- [Exercise goal]
Copy exactly the lines of the data below that run from the line holding "4 | Grace Davis" through the line holding "3 | History 101 | 4 | Humanities", both ends included.

● ● ● ●

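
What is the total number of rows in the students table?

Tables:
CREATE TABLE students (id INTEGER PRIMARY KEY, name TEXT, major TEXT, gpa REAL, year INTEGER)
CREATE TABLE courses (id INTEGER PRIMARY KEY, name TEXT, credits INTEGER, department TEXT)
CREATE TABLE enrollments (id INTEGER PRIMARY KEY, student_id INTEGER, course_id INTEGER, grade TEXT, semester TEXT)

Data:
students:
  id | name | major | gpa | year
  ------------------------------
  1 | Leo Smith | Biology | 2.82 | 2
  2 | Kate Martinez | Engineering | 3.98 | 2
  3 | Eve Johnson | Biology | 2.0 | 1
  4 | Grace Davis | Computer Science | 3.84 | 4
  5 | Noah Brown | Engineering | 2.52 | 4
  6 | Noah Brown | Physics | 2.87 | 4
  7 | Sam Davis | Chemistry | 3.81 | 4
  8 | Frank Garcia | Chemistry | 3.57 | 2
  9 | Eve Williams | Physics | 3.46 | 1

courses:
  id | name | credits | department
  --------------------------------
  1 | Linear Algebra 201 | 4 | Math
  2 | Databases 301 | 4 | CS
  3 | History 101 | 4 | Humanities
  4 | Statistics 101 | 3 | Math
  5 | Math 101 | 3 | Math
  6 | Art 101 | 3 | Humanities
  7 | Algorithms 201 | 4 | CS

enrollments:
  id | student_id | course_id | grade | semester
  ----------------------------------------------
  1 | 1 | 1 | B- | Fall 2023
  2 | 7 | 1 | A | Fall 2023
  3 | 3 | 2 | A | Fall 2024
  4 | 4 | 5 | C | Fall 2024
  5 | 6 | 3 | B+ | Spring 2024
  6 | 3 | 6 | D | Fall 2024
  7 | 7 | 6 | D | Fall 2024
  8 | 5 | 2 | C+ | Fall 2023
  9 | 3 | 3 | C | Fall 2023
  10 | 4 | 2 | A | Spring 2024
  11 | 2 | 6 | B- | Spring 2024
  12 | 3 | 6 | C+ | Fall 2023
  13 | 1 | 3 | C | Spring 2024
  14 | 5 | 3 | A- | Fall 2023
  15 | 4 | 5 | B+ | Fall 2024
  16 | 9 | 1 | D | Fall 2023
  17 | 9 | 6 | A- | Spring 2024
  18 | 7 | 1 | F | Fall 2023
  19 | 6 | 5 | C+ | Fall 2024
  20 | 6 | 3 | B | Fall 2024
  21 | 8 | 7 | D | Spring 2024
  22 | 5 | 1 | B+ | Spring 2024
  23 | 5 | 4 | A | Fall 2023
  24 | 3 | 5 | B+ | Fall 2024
SELECT COUNT(*) FROM students

Execution result:
9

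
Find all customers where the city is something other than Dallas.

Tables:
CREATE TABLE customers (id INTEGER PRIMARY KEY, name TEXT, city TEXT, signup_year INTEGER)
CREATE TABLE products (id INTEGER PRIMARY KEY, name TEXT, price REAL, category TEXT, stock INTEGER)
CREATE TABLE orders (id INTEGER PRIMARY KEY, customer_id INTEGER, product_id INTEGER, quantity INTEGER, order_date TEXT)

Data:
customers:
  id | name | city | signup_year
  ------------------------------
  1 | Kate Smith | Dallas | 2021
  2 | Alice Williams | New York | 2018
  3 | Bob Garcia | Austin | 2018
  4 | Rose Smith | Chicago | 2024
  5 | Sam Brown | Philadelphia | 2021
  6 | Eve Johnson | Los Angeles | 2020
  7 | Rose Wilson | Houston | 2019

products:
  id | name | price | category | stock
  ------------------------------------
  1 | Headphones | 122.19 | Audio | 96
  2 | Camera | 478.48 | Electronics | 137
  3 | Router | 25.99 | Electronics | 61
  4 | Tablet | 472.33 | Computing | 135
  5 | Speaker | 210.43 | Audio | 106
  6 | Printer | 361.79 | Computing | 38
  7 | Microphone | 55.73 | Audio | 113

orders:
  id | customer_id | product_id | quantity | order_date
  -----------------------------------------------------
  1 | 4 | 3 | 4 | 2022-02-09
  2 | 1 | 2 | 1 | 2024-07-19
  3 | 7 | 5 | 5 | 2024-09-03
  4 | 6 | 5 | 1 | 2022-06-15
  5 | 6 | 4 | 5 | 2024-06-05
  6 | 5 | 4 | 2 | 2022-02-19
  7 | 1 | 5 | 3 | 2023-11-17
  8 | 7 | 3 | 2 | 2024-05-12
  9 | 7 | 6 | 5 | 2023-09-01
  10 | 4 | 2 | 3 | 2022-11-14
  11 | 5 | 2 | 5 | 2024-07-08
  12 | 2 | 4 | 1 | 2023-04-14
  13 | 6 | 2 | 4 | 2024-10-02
SELECT name, city FROM customers WHERE city <> 'Dallas'

Execution result:
name | city
Alice Williams | New York
Bob Garcia | Austin
Rose Smith | Chicago
Sam Brown | Philadelphia
Eve Johnson | Los Angeles
Rose Wilson | Houston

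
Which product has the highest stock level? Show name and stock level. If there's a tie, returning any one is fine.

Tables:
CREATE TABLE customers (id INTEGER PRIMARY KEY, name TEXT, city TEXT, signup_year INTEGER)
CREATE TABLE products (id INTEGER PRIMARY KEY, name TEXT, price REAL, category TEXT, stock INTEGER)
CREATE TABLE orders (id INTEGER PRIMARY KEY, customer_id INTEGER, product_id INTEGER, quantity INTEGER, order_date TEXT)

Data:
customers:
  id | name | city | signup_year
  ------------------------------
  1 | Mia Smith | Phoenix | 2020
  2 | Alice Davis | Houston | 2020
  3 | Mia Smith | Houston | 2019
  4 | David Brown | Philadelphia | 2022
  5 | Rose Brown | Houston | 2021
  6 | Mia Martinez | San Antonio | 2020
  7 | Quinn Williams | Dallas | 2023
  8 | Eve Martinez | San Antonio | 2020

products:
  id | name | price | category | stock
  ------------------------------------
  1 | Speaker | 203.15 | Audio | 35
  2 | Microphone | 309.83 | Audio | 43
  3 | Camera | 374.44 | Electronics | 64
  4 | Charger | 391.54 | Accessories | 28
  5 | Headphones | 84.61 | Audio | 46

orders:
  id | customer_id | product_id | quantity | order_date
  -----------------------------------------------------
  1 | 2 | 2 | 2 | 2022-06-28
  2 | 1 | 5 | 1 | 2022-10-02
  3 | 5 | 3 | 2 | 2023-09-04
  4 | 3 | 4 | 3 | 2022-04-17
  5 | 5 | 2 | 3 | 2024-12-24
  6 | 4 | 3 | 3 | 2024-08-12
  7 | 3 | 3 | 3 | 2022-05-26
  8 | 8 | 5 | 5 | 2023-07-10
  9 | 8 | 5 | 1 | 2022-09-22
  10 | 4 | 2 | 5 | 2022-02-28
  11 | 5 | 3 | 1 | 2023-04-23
SELECT name, stock FROM products ORDER BY stock DESC LIMIT 1

Execution result:
name | stock
Camera | 64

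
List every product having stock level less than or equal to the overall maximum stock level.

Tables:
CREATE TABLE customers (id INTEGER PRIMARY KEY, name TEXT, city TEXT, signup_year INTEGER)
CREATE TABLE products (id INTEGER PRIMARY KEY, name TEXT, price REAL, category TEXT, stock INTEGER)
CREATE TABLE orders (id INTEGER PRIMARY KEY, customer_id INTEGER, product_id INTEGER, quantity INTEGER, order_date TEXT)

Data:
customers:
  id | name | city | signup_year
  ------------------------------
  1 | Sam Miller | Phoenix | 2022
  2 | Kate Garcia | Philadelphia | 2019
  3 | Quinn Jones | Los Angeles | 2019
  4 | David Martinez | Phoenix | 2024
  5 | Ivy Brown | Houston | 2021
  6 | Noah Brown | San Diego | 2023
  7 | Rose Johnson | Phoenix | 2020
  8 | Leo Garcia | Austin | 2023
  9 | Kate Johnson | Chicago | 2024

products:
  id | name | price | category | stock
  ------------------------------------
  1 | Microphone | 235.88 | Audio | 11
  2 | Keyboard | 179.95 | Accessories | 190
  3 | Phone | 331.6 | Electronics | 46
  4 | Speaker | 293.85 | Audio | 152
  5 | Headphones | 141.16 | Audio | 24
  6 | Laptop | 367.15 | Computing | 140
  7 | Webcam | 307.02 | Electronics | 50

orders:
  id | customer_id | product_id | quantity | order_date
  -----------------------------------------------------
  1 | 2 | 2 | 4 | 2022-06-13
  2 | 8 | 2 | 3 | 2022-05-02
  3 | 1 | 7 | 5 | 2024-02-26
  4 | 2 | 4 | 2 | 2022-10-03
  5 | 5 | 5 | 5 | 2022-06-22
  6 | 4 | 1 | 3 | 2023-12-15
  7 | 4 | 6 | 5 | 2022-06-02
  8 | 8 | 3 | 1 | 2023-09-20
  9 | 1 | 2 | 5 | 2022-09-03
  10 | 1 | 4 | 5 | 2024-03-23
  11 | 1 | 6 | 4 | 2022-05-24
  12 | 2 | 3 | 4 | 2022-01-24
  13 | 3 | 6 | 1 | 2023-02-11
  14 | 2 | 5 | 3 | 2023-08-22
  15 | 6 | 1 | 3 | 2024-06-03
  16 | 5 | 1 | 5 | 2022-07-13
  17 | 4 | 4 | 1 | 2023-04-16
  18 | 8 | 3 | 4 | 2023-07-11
SELECT name, stock FROM products WHERE stock <= (SELECT MAX(stock) FROM products)

Execution result:
name | stock
Microphone | 11
Keyboard | 190
Phone | 46
Speaker | 152
Headphones | 24
Laptop | 140
Webcam | 50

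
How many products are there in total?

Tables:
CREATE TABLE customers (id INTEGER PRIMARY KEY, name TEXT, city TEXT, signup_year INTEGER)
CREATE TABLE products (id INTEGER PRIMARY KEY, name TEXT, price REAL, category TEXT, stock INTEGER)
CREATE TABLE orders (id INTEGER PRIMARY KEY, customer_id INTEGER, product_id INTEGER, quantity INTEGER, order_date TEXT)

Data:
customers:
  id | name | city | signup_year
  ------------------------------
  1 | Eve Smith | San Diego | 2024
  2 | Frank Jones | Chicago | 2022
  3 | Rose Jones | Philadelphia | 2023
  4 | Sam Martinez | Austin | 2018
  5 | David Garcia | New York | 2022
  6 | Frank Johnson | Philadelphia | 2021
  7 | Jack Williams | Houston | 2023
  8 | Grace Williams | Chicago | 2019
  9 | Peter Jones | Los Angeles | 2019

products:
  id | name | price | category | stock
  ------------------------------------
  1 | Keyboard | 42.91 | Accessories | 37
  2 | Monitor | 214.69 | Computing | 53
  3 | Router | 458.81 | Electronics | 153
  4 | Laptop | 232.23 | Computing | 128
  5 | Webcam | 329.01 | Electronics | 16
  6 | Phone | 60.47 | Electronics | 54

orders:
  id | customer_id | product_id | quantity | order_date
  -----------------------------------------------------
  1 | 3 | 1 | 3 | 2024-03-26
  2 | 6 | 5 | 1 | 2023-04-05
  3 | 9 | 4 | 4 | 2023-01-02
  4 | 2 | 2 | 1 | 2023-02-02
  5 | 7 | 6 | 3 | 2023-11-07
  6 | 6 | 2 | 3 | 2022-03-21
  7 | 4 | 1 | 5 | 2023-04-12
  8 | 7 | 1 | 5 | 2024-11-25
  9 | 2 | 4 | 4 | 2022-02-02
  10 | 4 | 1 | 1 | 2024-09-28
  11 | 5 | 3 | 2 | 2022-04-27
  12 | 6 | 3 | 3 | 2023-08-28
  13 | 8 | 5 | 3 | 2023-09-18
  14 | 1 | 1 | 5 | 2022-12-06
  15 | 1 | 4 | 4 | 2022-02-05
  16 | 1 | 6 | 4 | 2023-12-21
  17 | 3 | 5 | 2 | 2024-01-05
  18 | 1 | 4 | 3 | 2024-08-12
SELECT COUNT(*) FROM products

Execution result:
6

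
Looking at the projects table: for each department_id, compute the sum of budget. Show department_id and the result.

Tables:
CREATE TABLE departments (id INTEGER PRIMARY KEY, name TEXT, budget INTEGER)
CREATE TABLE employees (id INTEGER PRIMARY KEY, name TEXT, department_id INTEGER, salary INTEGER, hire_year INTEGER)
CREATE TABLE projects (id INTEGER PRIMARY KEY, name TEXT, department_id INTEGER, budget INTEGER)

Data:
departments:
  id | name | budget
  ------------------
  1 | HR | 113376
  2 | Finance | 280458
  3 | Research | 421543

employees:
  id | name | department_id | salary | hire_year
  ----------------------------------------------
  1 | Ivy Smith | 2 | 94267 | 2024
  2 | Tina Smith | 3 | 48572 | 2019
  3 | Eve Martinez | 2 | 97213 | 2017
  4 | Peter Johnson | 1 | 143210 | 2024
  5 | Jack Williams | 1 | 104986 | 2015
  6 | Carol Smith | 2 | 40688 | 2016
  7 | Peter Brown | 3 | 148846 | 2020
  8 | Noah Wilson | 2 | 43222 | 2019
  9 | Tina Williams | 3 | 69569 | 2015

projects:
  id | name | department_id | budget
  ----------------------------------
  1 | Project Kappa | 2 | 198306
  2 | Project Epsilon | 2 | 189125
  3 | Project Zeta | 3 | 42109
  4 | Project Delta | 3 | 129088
SELECT department_id, SUM(budget) AS sum_budget FROM projects GROUP BY department_id

Execution result:
department_id | sum_budget
2 | 387431
3 | 171197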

● ● ● ●

- [Written answer]
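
  4 | Grace Davis | Computer Science | 3.84 | 4
  5 | Noah Brown | Engineering | 2.52 | 4
  6 | Noah Brown | Physics | 2.87 | 4
  7 | Sam Davis | Chemistry | 3.81 | 4
  8 | Frank Garcia | Chemistry | 3.57 | 2
  9 | Eve Williams | Physics | 3.46 | 1

courses:
  id | name | credits | department
  --------------------------------
  1 | Linear Algebra 201 | 4 | Math
  2 | Databases 301 | 4 | CS
  3 | History 101 | 4 | Humanities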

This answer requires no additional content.